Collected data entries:
============================================================
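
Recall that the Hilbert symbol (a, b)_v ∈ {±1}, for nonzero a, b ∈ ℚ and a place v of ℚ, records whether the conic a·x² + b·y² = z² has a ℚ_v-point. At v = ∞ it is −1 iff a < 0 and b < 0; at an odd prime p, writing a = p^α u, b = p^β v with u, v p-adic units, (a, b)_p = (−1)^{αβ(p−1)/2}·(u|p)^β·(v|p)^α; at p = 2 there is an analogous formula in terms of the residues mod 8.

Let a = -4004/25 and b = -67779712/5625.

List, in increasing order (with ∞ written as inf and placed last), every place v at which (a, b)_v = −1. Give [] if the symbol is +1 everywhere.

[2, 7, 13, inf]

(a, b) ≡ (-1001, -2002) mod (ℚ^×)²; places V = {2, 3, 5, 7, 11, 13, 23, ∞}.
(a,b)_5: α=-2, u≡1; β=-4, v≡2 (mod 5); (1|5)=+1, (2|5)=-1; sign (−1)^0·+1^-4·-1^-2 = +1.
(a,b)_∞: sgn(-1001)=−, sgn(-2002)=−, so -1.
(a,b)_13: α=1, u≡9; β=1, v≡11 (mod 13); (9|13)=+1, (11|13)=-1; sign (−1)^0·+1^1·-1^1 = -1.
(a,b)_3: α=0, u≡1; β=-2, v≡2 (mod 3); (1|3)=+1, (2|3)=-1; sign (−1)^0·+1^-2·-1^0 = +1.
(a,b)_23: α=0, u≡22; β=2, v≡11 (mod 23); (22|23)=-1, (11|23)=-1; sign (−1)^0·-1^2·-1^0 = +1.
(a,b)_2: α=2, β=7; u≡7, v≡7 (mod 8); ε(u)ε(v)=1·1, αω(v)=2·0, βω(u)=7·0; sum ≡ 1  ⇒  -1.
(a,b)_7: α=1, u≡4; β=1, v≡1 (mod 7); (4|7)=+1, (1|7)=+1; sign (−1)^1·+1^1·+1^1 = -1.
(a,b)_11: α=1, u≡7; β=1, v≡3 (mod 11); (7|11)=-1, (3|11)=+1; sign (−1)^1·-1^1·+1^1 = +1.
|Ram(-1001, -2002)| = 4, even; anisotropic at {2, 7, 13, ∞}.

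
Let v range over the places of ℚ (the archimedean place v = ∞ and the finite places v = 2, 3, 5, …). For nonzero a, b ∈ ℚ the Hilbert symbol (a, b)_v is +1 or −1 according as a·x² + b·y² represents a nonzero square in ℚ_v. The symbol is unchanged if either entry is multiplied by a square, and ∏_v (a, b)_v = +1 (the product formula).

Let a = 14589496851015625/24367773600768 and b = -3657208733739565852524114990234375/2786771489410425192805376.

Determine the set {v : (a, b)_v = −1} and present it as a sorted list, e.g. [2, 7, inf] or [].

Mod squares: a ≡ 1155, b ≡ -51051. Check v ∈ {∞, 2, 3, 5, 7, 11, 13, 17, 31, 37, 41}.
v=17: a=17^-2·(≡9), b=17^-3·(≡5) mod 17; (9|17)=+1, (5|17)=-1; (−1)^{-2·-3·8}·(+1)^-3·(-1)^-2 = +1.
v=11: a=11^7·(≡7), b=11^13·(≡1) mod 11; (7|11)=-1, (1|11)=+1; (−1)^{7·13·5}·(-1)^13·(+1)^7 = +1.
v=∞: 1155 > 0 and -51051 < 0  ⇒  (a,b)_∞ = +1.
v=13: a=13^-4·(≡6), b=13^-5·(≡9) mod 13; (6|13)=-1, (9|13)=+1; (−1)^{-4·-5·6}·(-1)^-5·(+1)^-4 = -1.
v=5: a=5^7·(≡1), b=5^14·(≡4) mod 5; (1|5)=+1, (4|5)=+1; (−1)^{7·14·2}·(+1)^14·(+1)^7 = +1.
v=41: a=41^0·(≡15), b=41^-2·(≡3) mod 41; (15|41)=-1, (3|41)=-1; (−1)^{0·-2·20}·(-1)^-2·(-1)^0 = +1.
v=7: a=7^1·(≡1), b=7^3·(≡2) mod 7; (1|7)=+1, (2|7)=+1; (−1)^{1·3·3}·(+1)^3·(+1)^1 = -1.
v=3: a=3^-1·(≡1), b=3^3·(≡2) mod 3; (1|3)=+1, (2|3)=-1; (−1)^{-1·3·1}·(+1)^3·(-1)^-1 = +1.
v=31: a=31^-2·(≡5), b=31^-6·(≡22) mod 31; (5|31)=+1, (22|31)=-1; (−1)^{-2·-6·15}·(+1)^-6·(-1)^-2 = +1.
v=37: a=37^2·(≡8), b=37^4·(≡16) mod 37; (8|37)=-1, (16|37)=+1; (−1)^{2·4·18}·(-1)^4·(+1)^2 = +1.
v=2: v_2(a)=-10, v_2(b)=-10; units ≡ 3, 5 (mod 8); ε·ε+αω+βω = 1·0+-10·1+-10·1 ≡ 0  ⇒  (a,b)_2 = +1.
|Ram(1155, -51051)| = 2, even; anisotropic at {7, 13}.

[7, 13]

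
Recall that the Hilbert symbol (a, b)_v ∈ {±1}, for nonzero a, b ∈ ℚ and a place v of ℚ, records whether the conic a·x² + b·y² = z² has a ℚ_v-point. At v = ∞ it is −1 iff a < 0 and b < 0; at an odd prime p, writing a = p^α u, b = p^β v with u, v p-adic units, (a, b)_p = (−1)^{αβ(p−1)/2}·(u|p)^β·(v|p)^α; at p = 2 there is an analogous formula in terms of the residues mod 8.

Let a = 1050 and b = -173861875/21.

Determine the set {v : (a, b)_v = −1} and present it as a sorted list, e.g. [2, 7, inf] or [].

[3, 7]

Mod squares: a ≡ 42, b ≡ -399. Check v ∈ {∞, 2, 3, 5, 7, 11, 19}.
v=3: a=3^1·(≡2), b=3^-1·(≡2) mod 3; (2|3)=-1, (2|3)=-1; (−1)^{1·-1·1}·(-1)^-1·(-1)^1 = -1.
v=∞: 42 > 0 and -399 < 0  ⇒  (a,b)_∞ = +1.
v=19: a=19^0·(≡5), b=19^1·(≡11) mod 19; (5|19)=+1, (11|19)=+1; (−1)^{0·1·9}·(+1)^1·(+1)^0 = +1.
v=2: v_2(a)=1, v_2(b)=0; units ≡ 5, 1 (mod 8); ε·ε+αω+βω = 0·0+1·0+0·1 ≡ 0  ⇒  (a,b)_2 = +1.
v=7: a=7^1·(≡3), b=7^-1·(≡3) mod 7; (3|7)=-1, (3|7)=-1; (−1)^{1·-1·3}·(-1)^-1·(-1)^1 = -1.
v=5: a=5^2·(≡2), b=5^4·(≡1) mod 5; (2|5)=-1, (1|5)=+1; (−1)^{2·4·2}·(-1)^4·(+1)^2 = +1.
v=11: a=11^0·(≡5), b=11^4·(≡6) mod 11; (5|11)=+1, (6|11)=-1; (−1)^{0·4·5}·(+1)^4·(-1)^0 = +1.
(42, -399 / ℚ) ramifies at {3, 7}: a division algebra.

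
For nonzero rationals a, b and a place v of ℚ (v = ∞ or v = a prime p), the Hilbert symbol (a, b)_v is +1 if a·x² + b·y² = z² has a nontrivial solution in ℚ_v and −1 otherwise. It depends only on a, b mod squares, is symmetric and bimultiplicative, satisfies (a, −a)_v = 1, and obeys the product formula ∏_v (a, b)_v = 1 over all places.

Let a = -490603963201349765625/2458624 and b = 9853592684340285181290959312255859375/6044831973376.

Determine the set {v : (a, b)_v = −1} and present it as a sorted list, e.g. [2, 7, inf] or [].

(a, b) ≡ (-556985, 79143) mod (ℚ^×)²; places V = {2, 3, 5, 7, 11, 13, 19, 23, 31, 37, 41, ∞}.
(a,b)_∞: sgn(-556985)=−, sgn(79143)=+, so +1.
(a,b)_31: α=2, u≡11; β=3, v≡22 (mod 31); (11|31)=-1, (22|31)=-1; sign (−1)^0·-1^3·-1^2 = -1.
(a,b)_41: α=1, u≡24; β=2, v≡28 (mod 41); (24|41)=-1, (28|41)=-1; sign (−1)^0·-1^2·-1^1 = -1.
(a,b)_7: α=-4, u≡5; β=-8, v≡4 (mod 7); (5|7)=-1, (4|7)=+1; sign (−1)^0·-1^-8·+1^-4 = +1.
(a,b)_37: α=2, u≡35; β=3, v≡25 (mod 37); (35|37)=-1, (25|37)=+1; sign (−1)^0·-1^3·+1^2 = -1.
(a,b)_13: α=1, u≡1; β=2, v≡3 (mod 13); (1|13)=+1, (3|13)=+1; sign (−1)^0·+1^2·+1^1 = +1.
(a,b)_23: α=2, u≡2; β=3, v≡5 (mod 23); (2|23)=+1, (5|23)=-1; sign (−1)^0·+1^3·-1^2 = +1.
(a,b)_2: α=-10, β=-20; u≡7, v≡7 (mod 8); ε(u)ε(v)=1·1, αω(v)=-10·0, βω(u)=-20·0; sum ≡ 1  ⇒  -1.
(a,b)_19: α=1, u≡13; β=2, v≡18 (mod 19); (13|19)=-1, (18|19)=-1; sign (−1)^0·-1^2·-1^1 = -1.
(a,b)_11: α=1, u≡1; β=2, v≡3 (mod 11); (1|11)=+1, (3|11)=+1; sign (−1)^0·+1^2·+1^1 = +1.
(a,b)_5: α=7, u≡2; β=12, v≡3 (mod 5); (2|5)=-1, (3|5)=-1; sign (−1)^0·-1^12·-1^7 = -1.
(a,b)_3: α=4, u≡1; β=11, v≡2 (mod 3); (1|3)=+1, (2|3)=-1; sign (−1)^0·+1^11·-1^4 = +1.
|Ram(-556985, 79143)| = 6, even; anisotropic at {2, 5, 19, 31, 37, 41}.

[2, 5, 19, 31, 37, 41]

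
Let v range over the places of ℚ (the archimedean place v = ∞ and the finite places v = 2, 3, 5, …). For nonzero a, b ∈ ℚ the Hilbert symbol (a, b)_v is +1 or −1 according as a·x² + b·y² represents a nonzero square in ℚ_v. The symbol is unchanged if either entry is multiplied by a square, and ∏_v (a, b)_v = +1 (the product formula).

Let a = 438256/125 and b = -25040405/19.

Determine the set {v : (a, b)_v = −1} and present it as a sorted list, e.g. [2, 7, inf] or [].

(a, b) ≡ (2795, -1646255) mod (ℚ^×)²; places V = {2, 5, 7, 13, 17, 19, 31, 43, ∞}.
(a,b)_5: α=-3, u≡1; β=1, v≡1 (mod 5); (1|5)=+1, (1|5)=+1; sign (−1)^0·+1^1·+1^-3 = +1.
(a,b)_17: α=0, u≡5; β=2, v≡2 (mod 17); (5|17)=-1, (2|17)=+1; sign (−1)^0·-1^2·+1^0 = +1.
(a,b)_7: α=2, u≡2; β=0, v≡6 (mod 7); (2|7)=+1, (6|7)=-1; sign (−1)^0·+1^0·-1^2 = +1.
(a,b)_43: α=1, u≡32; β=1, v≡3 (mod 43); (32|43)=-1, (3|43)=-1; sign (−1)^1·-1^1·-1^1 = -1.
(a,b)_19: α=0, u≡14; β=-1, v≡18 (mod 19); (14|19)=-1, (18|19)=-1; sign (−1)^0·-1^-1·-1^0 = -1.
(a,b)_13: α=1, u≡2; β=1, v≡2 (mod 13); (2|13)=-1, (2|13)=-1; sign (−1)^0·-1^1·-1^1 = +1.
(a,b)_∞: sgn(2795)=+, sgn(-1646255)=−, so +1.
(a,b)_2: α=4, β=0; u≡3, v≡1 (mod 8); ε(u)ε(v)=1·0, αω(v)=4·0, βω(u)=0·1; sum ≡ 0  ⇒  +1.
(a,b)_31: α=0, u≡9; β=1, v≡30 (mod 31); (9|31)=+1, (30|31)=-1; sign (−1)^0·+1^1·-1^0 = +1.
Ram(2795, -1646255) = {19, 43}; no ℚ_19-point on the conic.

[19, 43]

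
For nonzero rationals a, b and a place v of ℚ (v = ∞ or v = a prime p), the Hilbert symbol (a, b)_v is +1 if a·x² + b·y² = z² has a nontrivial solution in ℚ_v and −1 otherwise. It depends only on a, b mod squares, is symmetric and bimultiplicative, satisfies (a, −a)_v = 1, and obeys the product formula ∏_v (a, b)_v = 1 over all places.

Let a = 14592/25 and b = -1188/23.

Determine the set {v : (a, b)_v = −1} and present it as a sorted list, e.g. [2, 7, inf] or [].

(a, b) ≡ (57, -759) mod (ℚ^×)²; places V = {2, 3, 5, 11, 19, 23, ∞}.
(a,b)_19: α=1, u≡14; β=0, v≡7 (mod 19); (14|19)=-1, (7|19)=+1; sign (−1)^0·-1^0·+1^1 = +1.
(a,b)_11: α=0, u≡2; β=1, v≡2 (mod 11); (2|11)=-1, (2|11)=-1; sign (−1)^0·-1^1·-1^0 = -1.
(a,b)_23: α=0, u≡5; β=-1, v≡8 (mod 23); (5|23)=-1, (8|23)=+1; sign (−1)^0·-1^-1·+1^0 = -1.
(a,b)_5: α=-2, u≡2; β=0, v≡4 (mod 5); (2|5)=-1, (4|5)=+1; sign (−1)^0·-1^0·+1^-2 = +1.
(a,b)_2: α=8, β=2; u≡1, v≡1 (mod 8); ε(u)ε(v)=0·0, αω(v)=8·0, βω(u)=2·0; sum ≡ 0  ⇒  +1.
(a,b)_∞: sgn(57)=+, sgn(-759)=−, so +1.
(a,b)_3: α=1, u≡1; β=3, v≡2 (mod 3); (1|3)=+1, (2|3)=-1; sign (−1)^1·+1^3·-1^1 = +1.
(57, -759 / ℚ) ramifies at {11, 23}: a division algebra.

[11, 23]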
============================================================
To do
What needs duplicating is the run of lines from the one containing "Let a = 14592/25 and b = -1188/23." through the last line of the entries above, exact and complete.

Your solution
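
Let a = 14592/25 and b = -1188/23.

Determine the set {v : (a, b)_v = −1} and present it as a sorted list, e.g. [2, 7, inf] or [].

(a, b) ≡ (57, -759) mod (ℚ^×)²; places V = {2, 3, 5, 11, 19, 23, ∞}.
(a,b)_19: α=1, u≡14; β=0, v≡7 (mod 19); (14|19)=-1, (7|19)=+1; sign (−1)^0·-1^0·+1^1 = +1.
(a,b)_11: α=0, u≡2; β=1, v≡2 (mod 11); (2|11)=-1, (2|11)=-1; sign (−1)^0·-1^1·-1^0 = -1.
(a,b)_23: α=0, u≡5; β=-1, v≡8 (mod 23); (5|23)=-1, (8|23)=+1; sign (−1)^0·-1^-1·+1^0 = -1.
(a,b)_5: α=-2, u≡2; β=0, v≡4 (mod 5); (2|5)=-1, (4|5)=+1; sign (−1)^0·-1^0·+1^-2 = +1.
(a,b)_2: α=8, β=2; u≡1, v≡1 (mod 8); ε(u)ε(v)=0·0, αω(v)=8·0, βω(u)=2·0; sum ≡ 0  ⇒  +1.
(a,b)_∞: sgn(57)=+, sgn(-759)=−, so +1.
(a,b)_3: α=1, u≡1; β=3, v≡2 (mod 3); (1|3)=+1, (2|3)=-1; sign (−1)^1·+1^3·-1^1 = +1.
(57, -759 / ℚ) ramifies at {11, 23}: a division algebra.

[11, 23]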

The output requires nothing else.